Start of DATA SHOWN
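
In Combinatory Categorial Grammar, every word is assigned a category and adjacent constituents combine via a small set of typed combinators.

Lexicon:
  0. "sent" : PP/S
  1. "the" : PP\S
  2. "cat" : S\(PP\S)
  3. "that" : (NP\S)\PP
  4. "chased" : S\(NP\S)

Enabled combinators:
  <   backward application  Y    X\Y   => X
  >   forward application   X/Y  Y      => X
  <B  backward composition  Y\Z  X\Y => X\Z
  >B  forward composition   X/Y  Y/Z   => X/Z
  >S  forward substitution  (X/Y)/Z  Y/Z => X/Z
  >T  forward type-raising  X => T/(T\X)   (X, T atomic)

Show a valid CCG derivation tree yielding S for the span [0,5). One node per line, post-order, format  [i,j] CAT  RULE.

[0,5] S   <
  [0,3] PP   >
    [0,1] "sent" : PP/S
    [1,3] S   <
      [1,2] "the" : PP\S
      [2,3] "cat" : S\(PP\S)
  [3,5] S\PP   <B
    [3,4] "that" : (NP\S)\PP
    [4,5] "chased" : S\(NP\S)

[0,1] PP/S  lex  "sent"
[1,2] PP\S  lex  "the"
[2,3] S\(PP\S)  lex  "cat"
[1,3] S  <  k=2
[0,3] PP  >  k=1
[3,4] (NP\S)\PP  lex  "that"
[4,5] S\(NP\S)  lex  "chased"
[3,5] S\PP  <B  k=4
[0,5] S  <  k=3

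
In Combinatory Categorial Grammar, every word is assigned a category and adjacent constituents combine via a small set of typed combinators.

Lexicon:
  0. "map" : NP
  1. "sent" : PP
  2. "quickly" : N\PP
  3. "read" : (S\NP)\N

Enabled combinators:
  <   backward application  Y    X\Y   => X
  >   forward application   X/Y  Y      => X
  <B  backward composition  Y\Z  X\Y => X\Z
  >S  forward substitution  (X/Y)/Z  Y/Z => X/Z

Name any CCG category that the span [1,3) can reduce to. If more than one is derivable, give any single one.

N

[0,4] S   <
  [0,1] "map" : NP
  [1,4] S\NP   <
    [1,3] N   <
      [1,2] "sent" : PP
      [2,3] "quickly" : N\PP
    [3,4] "read" : (S\NP)\N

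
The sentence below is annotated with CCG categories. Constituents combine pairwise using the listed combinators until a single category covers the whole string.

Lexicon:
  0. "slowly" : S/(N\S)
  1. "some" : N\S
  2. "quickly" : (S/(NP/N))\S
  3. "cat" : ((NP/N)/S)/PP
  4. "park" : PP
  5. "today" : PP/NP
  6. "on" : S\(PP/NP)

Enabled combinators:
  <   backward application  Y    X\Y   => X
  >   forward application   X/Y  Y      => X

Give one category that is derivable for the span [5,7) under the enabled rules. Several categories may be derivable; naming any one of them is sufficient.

[0,7] S   >
  [0,3] S/(NP/N)   <
    [0,2] S   >
      [0,1] "slowly" : S/(N\S)
      [1,2] "some" : N\S
    [2,3] "quickly" : (S/(NP/N))\S
  [3,7] NP/N   >
    [3,5] (NP/N)/S   >
      [3,4] "cat" : ((NP/N)/S)/PP
      [4,5] "park" : PP
    [5,7] S   <
      [5,6] "today" : PP/NP
      [6,7] "on" : S\(PP/NP)

S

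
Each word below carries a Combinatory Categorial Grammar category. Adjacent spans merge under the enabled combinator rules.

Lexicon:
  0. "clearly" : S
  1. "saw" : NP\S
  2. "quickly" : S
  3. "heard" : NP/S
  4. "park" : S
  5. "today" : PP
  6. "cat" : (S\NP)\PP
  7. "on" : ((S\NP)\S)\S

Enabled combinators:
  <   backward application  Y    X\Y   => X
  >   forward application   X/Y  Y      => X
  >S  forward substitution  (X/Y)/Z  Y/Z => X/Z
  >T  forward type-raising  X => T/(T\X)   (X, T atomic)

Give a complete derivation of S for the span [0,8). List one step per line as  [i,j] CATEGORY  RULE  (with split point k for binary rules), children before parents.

[0,1] S  lex  "clearly"
[0,1] NP/(NP\S)  >T
[1,2] NP\S  lex  "saw"
[0,2] NP  >  k=1
[2,3] S  lex  "quickly"
[3,4] NP/S  lex  "heard"
[4,5] S  lex  "park"
[3,5] NP  >  k=4
[5,6] PP  lex  "today"
[6,7] (S\NP)\PP  lex  "cat"
[5,7] S\NP  <  k=6
[3,7] S  <  k=5
[7,8] ((S\NP)\S)\S  lex  "on"
[3,8] (S\NP)\S  <  k=7
[2,8] S\NP  <  k=3
[0,8] S  <  k=2

[0,8] S   <
  [0,2] NP   >
    [0,1] NP/(NP\S)   >T
      [0,1] "clearly" : S
    [1,2] "saw" : NP\S
  [2,8] S\NP   <
    [2,3] "quickly" : S
    [3,8] (S\NP)\S   <
      [3,7] S   <
        [3,5] NP   >
          [3,4] "heard" : NP/S
          [4,5] "park" : S
        [5,7] S\NP   <
          [5,6] "today" : PP
          [6,7] "cat" : (S\NP)\PP
      [7,8] "on" : ((S\NP)\S)\S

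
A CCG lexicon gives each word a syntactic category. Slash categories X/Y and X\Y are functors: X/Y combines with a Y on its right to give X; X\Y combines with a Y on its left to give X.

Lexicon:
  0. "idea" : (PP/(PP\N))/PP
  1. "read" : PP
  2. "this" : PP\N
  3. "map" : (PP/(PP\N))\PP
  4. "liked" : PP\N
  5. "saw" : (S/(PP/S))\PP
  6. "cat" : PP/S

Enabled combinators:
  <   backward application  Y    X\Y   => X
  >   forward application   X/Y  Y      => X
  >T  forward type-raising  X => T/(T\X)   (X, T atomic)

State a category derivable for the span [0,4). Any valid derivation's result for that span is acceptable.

[0,7] S   >
  [0,6] S/(PP/S)   <
    [0,5] PP   >
      [0,4] PP/(PP\N)   <
        [0,3] PP   >
          [0,2] PP/(PP\N)   >
            [0,1] "idea" : (PP/(PP\N))/PP
            [1,2] "read" : PP
          [2,3] "this" : PP\N
        [3,4] "map" : (PP/(PP\N))\PP
      [4,5] "liked" : PP\N
    [5,6] "saw" : (S/(PP/S))\PP
  [6,7] "cat" : PP/S

PP/(PP\N)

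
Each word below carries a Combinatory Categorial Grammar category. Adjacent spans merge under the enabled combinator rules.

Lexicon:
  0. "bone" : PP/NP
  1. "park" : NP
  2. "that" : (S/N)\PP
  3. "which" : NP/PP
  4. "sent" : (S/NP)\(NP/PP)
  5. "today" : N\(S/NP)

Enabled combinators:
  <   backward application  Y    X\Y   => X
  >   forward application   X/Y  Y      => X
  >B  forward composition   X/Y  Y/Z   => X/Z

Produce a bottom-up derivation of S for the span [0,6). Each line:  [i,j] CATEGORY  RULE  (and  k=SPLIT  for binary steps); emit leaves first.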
End of DATA SHOWN
The whole of the material above needs to be copied exactly.

COMPLETED EXERCISE:
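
In Combinatory Categorial Grammar, every word is assigned a category and adjacent constituents combine via a small set of typed combinators.

Lexicon:
  0. "sent" : PP/S
  1. "the" : PP\S
  2. "cat" : S\(PP\S)
  3. "that" : (NP\S)\PP
  4. "chased" : S\(NP\S)

Enabled combinators:
  <   backward application  Y    X\Y   => X
  >   forward application   X/Y  Y      => X
  <B  backward composition  Y\Z  X\Y => X\Z
  >B  forward composition   X/Y  Y/Z   => X/Z
  >S  forward substitution  (X/Y)/Z  Y/Z => X/Z
  >T  forward type-raising  X => T/(T\X)   (X, T atomic)

Show a valid CCG derivation tree yielding S for the span [0,5). One node per line, post-order, format  [i,j] CAT  RULE.

[0,5] S   <
  [0,3] PP   >
    [0,1] "sent" : PP/S
    [1,3] S   <
      [1,2] "the" : PP\S
      [2,3] "cat" : S\(PP\S)
  [3,5] S\PP   <B
    [3,4] "that" : (NP\S)\PP
    [4,5] "chased" : S\(NP\S)

[0,1] PP/S  lex  "sent"
[1,2] PP\S  lex  "the"
[2,3] S\(PP\S)  lex  "cat"
[1,3] S  <  k=2
[0,3] PP  >  k=1
[3,4] (NP\S)\PP  lex  "that"
[4,5] S\(NP\S)  lex  "chased"
[3,5] S\PP  <B  k=4
[0,5] S  <  k=3

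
In Combinatory Categorial Grammar, every word is assigned a category and adjacent constituents combine via a small set of typed combinators.

Lexicon:
  0. "map" : NP
  1. "sent" : PP
  2. "quickly" : N\PP
  3. "read" : (S\NP)\N

Enabled combinators:
  <   backward application  Y    X\Y   => X
  >   forward application   X/Y  Y      => X
  <B  backward composition  Y\Z  X\Y => X\Z
  >S  forward substitution  (X/Y)/Z  Y/Z => X/Z

Name any CCG category that the span [1,3) can reduce to. If more than one is derivable, give any single one.

N

[0,4] S   <
  [0,1] "map" : NP
  [1,4] S\NP   <
    [1,3] N   <
      [1,2] "sent" : PP
      [2,3] "quickly" : N\PP
    [3,4] "read" : (S\NP)\N

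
The sentence below is annotated with CCG categories. Constituents combine pairwise using the listed combinators until a single category covers the whole string.

Lexicon:
  0. "slowly" : S/(N\S)
  1. "some" : N\S
  2. "quickly" : (S/(NP/N))\S
  3. "cat" : ((NP/N)/S)/PP
  4. "park" : PP
  5. "today" : PP/NP
  6. "on" : S\(PP/NP)

Enabled combinators:
  <   backward application  Y    X\Y   => X
  >   forward application   X/Y  Y      => X

Give one category that is derivable for the span [5,7) under the enabled rules. Several categories may be derivable; naming any one of them is sufficient.

[0,7] S   >
  [0,3] S/(NP/N)   <
    [0,2] S   >
      [0,1] "slowly" : S/(N\S)
      [1,2] "some" : N\S
    [2,3] "quickly" : (S/(NP/N))\S
  [3,7] NP/N   >
    [3,5] (NP/N)/S   >
      [3,4] "cat" : ((NP/N)/S)/PP
      [4,5] "park" : PP
    [5,7] S   <
      [5,6] "today" : PP/NP
      [6,7] "on" : S\(PP/NP)

S

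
Each word below carries a Combinatory Categorial Grammar category. Adjacent spans merge under the enabled combinator rules.

Lexicon:
  0. "clearly" : S
  1. "saw" : NP\S
  2. "quickly" : S
  3. "heard" : NP/S
  4. "park" : S
  5. "today" : PP
  6. "cat" : (S\NP)\PP
  7. "on" : ((S\NP)\S)\S

Enabled combinators:
  <   backward application  Y    X\Y   => X
  >   forward application   X/Y  Y      => X
  >S  forward substitution  (X/Y)/Z  Y/Z => X/Z
  >T  forward type-raising  X => T/(T\X)   (X, T atomic)

Give a complete derivation of S for the span [0,8). List one step per line as  [i,j] CATEGORY  RULE  (with split point k for binary rules), children before parents.

[0,1] S  lex  "clearly"
[0,1] NP/(NP\S)  >T
[1,2] NP\S  lex  "saw"
[0,2] NP  >  k=1
[2,3] S  lex  "quickly"
[3,4] NP/S  lex  "heard"
[4,5] S  lex  "park"
[3,5] NP  >  k=4
[5,6] PP  lex  "today"
[6,7] (S\NP)\PP  lex  "cat"
[5,7] S\NP  <  k=6
[3,7] S  <  k=5
[7,8] ((S\NP)\S)\S  lex  "on"
[3,8] (S\NP)\S  <  k=7
[2,8] S\NP  <  k=3
[0,8] S  <  k=2

[0,8] S   <
  [0,2] NP   >
    [0,1] NP/(NP\S)   >T
      [0,1] "clearly" : S
    [1,2] "saw" : NP\S
  [2,8] S\NP   <
    [2,3] "quickly" : S
    [3,8] (S\NP)\S   <
      [3,7] S   <
        [3,5] NP   >
          [3,4] "heard" : NP/S
          [4,5] "park" : S
        [5,7] S\NP   <
          [5,6] "today" : PP
          [6,7] "cat" : (S\NP)\PP
      [7,8] "on" : ((S\NP)\S)\S

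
A CCG lexicon gives each word a syntactic category. Slash categories X/Y and X\Y are functors: X/Y combines with a Y on its right to give X; X\Y combines with a Y on its left to give X.

Lexicon:
  0. "idea" : (PP/(PP\N))/PP
  1. "read" : PP
  2. "this" : PP\N
  3. "map" : (PP/(PP\N))\PP
  4. "liked" : PP\N
  5. "saw" : (S/(PP/S))\PP
  6. "cat" : PP/S

Enabled combinators:
  <   backward application  Y    X\Y   => X
  >   forward application   X/Y  Y      => X
  >T  forward type-raising  X => T/(T\X)   (X, T atomic)

State a category derivable for the span [0,4). Any valid derivation's result for that span is acceptable.

[0,7] S   >
  [0,6] S/(PP/S)   <
    [0,5] PP   >
      [0,4] PP/(PP\N)   <
        [0,3] PP   >
          [0,2] PP/(PP\N)   >
            [0,1] "idea" : (PP/(PP\N))/PP
            [1,2] "read" : PP
          [2,3] "this" : PP\N
        [3,4] "map" : (PP/(PP\N))\PP
      [4,5] "liked" : PP\N
    [5,6] "saw" : (S/(PP/S))\PP
  [6,7] "cat" : PP/S

PP/(PP\N)

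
Each word below carries a Combinatory Categorial Grammar category. Adjacent spans merge under the enabled combinator rules.

Lexicon:
  0. "bone" : PP/NP
  1. "park" : NP
  2. "that" : (S/N)\PP
  3. "which" : NP/PP
  4. "sent" : (S/NP)\(NP/PP)
  5. "today" : N\(S/NP)

Enabled combinators:
  <   backward application  Y    X\Y   => X
  >   forward application   X/Y  Y      => X
  >B  forward composition   X/Y  Y/Z   => X/Z

Produce a bottom-up derivation of S for the span [0,6). Each line:  [i,j] CATEGORY  RULE  (and  k=SPLIT  for binary steps); emit leaves first.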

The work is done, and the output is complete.